[[ Record extracts open ]]
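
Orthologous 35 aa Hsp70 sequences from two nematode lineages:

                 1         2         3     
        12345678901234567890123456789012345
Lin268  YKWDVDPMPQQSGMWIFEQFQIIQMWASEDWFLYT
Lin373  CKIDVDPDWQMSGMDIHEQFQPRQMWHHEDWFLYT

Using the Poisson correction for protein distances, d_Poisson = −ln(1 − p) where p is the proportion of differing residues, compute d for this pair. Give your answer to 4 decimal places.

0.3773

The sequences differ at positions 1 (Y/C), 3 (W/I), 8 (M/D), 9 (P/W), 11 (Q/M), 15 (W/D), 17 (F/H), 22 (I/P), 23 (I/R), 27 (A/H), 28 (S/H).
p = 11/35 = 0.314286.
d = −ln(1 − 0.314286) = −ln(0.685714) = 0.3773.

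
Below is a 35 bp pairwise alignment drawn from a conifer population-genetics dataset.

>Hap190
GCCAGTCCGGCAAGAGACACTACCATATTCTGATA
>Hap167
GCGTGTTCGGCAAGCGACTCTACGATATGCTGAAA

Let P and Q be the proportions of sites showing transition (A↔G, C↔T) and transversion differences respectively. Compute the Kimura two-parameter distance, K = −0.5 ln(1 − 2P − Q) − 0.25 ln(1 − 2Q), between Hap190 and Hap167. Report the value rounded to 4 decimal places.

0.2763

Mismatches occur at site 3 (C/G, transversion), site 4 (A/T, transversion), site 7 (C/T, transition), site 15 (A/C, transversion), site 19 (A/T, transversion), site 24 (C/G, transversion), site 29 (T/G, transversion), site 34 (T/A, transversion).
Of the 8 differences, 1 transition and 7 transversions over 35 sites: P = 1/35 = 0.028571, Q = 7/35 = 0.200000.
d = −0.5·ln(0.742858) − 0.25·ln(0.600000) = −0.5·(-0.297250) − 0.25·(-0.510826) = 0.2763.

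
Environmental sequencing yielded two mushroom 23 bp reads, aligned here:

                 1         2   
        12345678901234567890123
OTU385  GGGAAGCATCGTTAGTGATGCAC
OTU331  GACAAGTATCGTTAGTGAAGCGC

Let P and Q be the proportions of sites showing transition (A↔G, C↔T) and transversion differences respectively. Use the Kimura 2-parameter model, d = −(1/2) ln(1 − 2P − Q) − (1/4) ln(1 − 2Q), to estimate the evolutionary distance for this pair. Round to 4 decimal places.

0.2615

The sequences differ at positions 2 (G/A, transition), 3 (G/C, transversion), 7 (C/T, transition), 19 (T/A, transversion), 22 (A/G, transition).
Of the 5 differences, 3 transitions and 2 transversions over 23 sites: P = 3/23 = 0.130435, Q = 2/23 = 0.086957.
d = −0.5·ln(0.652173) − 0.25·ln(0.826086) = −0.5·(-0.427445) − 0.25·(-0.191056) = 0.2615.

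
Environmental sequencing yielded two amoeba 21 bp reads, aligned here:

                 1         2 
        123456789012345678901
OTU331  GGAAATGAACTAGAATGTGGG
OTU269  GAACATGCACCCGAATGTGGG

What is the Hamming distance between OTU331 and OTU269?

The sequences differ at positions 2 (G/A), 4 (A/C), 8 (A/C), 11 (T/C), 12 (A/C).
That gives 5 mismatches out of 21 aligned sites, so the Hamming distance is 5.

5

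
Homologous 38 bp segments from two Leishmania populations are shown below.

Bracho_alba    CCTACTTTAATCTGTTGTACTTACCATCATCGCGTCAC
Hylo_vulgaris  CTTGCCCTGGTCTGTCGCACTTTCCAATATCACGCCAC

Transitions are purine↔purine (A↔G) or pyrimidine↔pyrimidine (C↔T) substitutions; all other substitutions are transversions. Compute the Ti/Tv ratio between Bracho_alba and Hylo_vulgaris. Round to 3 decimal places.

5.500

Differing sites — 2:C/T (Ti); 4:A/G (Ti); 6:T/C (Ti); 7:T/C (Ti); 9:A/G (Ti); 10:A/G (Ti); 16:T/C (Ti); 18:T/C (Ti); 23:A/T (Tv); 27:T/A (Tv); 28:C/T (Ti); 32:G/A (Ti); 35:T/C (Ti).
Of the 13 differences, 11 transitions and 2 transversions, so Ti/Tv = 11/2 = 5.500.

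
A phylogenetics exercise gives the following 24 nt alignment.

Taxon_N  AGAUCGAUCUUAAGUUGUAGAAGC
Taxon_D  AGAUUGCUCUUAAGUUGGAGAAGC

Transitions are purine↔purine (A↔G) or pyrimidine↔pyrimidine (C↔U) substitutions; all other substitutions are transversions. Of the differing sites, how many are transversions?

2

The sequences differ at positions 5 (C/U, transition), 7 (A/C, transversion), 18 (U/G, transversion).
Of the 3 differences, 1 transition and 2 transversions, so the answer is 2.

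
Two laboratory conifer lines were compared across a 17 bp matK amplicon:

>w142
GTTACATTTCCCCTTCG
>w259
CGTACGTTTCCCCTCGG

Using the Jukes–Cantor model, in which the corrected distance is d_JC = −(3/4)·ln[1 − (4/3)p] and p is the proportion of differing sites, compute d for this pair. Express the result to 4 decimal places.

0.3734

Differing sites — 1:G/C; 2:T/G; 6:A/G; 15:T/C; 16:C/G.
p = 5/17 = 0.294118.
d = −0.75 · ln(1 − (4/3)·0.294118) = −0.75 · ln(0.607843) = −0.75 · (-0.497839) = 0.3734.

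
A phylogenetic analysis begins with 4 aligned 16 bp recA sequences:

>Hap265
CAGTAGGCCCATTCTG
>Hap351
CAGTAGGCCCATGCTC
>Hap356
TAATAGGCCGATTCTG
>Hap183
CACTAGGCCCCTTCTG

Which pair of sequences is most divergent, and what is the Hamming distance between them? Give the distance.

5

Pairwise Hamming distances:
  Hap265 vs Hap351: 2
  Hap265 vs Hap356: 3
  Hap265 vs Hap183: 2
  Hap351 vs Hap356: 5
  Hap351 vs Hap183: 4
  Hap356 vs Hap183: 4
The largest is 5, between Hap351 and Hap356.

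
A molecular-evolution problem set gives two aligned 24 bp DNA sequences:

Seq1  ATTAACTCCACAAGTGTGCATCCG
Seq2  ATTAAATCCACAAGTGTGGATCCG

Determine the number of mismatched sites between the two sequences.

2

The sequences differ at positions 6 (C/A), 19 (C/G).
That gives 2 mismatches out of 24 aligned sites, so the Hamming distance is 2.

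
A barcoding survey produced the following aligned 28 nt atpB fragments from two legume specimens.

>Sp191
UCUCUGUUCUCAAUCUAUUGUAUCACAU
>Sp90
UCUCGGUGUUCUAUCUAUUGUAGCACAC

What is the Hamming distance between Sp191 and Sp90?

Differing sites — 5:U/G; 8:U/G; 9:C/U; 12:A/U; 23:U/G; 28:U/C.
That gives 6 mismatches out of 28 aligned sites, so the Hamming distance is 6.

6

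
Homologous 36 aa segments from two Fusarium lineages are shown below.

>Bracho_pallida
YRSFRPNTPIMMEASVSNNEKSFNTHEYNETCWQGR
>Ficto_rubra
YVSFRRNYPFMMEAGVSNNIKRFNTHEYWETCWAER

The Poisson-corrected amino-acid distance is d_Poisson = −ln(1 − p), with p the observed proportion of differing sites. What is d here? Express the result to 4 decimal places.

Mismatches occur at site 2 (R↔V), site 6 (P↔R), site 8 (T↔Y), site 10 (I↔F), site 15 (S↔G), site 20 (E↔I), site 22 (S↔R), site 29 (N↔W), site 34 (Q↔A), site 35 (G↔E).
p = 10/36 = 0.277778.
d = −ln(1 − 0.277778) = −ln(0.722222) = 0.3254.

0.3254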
[[ Record extracts closed ]]
Take the lines above from the one containing "Determine the number" down to the one containing "YVSFRRNYPFMMEAGVSNNIKRFNTHEYWETCWAER", and transcribe them exactly, both ends included.

(Response to the task):
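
Determine the number of mismatched sites between the two sequences.

2

The sequences differ at positions 6 (C/A), 19 (C/G).
That gives 2 mismatches out of 24 aligned sites, so the Hamming distance is 2.

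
A barcoding survey produced the following aligned 28 nt atpB fragments from two legume specimens.

>Sp191
UCUCUGUUCUCAAUCUAUUGUAUCACAU
>Sp90
UCUCGGUGUUCUAUCUAUUGUAGCACAC

What is the Hamming distance between Sp191 and Sp90?

Differing sites — 5:U/G; 8:U/G; 9:C/U; 12:A/U; 23:U/G; 28:U/C.
That gives 6 mismatches out of 28 aligned sites, so the Hamming distance is 6.

6

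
Homologous 36 aa segments from two Fusarium lineages are shown below.

>Bracho_pallida
YRSFRPNTPIMMEASVSNNEKSFNTHEYNETCWQGR
>Ficto_rubra
YVSFRRNYPFMMEAGVSNNIKRFNTHEYWETCWAER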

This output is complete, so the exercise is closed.